Exercise directions: Repeat the entries exactly. Leave nothing out.

----------------

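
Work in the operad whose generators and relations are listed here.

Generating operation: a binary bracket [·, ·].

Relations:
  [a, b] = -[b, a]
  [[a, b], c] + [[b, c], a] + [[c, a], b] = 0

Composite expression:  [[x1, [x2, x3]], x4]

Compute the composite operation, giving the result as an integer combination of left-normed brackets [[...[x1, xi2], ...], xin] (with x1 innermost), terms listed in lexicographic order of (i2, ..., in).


In the tensor algebra, words opening x1 carry the x1-anchored form.
Composite bracket: [[x1, [x2, x3]], x4]
The bracket unfolds into 8 signed words via [a, b] = ab - ba (2^3 = 8).
Coefficients come from the x1-initial words:
  x1x2x3x4 (sign +1) contributes +[[[x1, x2], x3], x4]
  x1x3x2x4 (sign -1) contributes -[[[x1, x3], x2], x4]

[[[x1, x2], x3], x4] - [[[x1, x3], x2], x4]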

----------------

Answer section:
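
Work in the operad whose generators and relations are listed here.

Generating operation: a binary bracket [·, ·].

Relations:
  [a, b] = -[b, a]
  [[a, b], c] + [[b, c], a] + [[c, a], b] = 0

Composite expression:  [[x1, [x2, x3]], x4]

Compute the composite operation, giving the result as an integer combination of left-normed brackets [[...[x1, xi2], ...], xin] (with x1 innermost), terms listed in lexicographic order of (i2, ..., in).


In the tensor algebra, words opening x1 carry the x1-anchored form.
Composite bracket: [[x1, [x2, x3]], x4]
The bracket unfolds into 8 signed words via [a, b] = ab - ba (2^3 = 8).
Coefficients come from the x1-initial words:
  x1x2x3x4 (sign +1) contributes +[[[x1, x2], x3], x4]
  x1x3x2x4 (sign -1) contributes -[[[x1, x3], x2], x4]

[[[x1, x2], x3], x4] - [[[x1, x3], x2], x4]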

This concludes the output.